### SUPPLIED RECORDS
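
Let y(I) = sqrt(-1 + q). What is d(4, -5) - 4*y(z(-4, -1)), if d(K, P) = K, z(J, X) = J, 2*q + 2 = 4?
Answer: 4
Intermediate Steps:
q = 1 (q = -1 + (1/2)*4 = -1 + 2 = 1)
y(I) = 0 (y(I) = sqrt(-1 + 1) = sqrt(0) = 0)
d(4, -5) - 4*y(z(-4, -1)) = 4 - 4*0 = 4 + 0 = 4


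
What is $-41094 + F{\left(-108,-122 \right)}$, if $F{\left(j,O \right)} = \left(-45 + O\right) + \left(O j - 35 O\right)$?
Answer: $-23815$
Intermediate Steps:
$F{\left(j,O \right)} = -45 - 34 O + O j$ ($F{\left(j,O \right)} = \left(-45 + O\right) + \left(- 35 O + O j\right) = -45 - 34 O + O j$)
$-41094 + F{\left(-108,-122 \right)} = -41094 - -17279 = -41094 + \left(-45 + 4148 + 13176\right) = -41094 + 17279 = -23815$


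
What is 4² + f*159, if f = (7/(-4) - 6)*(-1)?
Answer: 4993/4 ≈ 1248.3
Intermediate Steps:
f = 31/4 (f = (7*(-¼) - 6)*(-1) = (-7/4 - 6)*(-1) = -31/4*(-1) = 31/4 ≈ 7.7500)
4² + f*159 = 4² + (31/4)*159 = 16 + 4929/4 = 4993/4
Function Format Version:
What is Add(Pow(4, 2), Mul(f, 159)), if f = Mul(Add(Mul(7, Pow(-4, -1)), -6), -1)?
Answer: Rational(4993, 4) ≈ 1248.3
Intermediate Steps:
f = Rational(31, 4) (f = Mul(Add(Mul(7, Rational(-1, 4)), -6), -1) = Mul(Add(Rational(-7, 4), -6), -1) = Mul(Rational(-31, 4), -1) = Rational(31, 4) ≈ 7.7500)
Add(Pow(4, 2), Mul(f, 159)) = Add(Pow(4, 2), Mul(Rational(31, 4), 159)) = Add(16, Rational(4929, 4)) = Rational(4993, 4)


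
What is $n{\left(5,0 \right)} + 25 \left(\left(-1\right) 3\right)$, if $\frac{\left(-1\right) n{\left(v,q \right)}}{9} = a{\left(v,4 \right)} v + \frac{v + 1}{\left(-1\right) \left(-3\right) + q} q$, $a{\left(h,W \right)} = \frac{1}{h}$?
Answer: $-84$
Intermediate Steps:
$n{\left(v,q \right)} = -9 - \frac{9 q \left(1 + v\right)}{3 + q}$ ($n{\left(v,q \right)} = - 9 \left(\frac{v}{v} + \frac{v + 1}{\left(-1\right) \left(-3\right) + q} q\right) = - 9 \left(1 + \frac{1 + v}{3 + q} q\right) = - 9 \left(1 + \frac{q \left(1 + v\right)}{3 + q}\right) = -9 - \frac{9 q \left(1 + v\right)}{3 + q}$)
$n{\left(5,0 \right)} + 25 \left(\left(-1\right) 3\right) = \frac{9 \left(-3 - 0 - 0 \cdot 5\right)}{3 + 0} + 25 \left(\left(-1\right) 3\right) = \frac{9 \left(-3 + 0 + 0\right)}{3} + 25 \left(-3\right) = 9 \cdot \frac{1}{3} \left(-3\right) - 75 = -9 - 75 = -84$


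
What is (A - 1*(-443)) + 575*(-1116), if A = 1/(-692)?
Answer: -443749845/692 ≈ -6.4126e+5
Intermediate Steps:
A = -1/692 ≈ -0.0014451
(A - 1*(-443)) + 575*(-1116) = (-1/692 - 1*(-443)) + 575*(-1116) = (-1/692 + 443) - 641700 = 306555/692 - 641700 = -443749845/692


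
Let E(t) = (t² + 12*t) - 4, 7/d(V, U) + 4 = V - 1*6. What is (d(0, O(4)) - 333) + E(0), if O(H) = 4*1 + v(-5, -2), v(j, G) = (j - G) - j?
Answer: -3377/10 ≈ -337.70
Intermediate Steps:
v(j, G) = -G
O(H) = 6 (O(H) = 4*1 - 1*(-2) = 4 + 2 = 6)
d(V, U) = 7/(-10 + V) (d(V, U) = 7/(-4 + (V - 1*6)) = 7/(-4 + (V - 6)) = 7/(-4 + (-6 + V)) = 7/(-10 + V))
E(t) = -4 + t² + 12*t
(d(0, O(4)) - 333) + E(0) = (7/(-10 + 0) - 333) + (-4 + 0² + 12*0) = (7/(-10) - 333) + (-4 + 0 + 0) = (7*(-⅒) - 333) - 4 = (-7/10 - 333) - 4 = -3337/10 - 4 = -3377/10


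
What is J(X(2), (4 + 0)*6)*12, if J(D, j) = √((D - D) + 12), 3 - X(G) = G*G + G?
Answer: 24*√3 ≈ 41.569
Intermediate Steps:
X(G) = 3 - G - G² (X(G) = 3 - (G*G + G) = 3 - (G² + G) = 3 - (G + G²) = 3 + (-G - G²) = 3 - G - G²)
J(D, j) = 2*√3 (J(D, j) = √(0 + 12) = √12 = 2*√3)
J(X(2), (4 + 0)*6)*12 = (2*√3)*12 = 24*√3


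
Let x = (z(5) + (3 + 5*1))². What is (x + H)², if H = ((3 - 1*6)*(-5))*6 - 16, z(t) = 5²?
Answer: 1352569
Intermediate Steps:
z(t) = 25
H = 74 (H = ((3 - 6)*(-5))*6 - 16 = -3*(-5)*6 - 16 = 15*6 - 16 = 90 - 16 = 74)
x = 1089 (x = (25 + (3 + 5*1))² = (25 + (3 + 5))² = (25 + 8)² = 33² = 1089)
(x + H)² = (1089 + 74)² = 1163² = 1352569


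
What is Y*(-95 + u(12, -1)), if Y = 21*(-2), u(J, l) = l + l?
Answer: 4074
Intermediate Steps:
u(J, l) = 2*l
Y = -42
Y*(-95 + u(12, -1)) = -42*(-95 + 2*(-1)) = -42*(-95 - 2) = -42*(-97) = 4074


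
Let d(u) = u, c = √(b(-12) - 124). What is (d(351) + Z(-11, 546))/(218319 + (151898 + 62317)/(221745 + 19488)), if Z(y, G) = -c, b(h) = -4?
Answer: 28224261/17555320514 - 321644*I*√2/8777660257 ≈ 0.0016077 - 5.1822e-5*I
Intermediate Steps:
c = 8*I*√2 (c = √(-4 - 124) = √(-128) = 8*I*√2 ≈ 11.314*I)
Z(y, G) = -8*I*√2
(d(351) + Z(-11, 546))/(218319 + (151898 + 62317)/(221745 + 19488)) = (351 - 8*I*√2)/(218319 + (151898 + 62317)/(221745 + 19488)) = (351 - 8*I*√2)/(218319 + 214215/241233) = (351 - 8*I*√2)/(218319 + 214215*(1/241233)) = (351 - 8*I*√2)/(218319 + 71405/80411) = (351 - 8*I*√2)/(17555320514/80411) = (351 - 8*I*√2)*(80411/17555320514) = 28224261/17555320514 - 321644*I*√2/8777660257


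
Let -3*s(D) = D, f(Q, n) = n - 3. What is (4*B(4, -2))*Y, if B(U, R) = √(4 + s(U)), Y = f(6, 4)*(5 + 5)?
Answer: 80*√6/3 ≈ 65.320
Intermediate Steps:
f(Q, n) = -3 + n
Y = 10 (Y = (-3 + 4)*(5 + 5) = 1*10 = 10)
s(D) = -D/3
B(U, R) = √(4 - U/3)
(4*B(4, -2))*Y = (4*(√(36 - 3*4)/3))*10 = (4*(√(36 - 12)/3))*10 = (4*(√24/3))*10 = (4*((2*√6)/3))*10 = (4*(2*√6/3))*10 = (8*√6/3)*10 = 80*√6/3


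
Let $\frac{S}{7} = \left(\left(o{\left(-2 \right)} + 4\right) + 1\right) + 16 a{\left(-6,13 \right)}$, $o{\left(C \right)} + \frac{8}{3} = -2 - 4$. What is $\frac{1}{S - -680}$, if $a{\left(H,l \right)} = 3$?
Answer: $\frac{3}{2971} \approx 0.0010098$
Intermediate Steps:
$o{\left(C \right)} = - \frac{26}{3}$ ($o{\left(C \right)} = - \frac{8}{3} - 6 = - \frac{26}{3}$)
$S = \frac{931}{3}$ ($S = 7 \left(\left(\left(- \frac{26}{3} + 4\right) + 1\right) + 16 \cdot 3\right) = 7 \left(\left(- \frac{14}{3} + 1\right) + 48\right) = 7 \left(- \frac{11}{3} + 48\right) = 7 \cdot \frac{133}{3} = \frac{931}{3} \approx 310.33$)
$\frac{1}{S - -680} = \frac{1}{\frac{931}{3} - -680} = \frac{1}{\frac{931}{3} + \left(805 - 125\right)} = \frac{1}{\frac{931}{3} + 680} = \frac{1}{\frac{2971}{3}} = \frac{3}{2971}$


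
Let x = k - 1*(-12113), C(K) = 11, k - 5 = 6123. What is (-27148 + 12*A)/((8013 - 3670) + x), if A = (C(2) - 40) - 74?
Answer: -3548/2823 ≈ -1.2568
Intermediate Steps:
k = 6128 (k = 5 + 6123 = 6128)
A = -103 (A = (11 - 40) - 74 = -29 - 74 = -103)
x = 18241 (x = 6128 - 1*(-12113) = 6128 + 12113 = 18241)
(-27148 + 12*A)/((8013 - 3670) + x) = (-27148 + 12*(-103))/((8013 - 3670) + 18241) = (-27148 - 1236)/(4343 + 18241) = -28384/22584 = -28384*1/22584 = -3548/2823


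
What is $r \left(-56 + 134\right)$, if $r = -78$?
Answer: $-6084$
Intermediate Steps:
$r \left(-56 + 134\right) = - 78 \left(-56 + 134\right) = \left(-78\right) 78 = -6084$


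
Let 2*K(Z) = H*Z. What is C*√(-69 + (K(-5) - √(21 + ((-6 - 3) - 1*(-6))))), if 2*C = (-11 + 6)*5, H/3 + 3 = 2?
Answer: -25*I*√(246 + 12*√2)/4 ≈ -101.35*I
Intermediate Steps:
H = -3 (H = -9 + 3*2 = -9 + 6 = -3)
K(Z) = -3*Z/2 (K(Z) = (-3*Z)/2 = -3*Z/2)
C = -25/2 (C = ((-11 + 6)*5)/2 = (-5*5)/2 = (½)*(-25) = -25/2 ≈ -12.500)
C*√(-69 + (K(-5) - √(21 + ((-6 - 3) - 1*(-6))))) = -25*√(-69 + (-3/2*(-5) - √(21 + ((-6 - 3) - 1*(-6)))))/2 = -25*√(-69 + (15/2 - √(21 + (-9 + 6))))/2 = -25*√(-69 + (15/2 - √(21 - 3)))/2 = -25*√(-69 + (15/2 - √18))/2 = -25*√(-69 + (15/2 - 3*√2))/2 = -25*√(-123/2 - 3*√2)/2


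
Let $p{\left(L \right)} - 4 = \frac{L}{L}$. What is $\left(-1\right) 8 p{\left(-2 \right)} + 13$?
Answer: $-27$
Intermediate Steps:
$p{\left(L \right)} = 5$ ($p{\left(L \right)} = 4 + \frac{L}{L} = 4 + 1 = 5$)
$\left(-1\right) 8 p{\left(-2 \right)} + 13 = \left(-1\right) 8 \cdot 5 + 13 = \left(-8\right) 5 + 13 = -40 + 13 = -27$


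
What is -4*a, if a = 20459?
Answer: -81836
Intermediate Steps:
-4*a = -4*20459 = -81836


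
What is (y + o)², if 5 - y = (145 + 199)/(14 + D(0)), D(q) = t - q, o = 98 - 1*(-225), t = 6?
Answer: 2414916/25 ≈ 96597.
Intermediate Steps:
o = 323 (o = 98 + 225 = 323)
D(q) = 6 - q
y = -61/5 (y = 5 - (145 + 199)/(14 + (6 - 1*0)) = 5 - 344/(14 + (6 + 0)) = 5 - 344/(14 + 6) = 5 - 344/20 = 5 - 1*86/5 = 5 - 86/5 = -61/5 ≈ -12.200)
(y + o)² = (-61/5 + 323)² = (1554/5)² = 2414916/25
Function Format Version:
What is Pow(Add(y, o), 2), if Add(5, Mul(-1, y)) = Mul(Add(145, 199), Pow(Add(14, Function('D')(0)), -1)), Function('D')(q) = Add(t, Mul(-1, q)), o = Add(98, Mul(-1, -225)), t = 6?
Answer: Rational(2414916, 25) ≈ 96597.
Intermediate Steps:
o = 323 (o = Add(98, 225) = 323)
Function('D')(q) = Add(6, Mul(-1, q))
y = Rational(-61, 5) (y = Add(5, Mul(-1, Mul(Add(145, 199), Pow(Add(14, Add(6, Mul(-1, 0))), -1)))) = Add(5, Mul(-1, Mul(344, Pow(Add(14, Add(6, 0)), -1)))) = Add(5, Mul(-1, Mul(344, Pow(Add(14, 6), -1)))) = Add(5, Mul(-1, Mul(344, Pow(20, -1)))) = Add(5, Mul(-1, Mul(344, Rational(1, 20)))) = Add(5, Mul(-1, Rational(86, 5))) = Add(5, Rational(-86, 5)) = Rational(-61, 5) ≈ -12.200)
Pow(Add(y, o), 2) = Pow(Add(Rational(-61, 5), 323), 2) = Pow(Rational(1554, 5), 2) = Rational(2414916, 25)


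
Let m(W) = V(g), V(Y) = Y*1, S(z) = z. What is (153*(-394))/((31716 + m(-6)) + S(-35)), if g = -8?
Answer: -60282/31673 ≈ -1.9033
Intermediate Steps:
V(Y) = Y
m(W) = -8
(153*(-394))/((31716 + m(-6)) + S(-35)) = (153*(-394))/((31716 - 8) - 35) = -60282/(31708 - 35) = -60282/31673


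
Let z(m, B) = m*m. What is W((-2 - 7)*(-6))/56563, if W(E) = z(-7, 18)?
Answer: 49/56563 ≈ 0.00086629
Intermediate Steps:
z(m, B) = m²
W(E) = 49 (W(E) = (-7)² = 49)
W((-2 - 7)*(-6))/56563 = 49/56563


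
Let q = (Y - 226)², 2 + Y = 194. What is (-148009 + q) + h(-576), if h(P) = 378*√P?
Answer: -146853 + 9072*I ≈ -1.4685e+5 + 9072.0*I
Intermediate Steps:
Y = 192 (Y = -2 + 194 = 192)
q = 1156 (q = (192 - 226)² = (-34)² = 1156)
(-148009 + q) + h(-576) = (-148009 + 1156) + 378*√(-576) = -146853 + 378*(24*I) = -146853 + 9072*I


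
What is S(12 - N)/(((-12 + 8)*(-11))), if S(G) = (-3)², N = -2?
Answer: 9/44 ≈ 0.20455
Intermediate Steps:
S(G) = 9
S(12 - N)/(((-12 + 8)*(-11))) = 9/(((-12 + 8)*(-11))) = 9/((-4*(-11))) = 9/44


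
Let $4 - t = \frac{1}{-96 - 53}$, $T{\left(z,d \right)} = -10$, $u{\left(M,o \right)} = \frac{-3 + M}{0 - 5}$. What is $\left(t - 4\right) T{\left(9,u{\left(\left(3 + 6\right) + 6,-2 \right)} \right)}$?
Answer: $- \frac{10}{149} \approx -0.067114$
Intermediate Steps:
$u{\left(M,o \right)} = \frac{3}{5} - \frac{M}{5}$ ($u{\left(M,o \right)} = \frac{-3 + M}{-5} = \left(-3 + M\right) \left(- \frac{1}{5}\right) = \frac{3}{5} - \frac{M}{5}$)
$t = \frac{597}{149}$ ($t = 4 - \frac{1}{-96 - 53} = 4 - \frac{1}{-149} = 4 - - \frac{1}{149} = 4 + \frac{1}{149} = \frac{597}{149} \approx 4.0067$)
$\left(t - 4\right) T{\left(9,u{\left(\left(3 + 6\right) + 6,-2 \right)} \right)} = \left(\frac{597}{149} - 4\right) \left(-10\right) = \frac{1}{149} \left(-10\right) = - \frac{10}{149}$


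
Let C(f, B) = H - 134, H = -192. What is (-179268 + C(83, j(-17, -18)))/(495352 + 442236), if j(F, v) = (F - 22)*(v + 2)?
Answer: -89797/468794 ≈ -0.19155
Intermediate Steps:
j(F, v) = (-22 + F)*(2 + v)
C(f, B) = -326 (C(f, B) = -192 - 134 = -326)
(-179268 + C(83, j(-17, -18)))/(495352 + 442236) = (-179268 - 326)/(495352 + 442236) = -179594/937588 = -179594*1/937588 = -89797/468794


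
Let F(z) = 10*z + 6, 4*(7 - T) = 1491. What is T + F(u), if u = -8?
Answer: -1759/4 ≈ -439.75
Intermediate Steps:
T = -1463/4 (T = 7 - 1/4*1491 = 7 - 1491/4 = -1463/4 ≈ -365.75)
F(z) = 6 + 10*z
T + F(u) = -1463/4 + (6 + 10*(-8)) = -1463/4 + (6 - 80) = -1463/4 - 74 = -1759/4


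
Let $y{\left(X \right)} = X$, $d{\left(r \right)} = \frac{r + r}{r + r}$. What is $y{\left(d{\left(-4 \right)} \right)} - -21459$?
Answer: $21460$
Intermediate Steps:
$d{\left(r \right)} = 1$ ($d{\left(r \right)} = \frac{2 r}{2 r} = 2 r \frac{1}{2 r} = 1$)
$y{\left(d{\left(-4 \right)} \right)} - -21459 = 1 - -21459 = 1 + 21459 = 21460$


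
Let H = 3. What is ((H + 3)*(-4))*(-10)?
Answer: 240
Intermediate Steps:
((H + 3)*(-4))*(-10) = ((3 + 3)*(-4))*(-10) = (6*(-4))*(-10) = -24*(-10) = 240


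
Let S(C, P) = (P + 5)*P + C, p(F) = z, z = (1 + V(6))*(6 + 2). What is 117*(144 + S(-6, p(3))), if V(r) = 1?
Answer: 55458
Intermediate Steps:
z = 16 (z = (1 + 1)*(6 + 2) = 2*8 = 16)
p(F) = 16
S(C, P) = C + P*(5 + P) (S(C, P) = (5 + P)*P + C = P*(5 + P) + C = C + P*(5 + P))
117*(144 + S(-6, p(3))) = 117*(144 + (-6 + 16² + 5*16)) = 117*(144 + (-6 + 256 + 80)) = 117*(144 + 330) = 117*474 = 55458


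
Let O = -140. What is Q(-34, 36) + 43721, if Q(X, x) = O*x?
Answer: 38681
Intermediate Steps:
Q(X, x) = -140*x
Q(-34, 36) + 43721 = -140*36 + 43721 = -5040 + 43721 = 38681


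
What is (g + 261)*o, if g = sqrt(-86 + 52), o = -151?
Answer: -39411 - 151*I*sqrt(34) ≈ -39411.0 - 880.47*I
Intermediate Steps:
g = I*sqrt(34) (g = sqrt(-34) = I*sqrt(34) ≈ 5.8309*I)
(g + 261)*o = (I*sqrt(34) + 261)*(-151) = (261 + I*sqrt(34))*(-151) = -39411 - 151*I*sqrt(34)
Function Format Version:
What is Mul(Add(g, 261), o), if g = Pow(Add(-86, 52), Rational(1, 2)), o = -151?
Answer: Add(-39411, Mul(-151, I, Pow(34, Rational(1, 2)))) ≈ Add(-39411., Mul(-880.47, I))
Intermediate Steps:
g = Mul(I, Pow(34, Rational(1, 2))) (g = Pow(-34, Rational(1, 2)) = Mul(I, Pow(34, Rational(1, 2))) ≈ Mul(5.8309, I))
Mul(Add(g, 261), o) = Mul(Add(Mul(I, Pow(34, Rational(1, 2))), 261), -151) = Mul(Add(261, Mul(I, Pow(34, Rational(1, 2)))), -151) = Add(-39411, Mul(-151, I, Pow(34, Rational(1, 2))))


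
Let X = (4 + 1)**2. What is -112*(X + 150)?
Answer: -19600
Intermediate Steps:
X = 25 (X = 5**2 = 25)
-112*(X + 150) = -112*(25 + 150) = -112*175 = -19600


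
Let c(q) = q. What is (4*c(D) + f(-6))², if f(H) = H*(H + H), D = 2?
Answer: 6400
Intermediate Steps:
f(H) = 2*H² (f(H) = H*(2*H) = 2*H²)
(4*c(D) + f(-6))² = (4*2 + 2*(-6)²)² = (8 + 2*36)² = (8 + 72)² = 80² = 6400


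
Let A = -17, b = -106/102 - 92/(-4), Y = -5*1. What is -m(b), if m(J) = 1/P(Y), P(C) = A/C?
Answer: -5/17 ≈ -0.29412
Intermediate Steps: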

### WHAT THE TASK REQUIRES
Everything from the line containing "Let A = -17, b" through the last line of the listing must be reproduced exactly, and no other line.

### SOLUTION TO THE EXERCISE
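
Let A = -17, b = -106/102 - 92/(-4), Y = -5*1. What is -m(b), if m(J) = 1/P(Y), P(C) = A/C?
Answer: -5/17 ≈ -0.29412
Intermediate Steps: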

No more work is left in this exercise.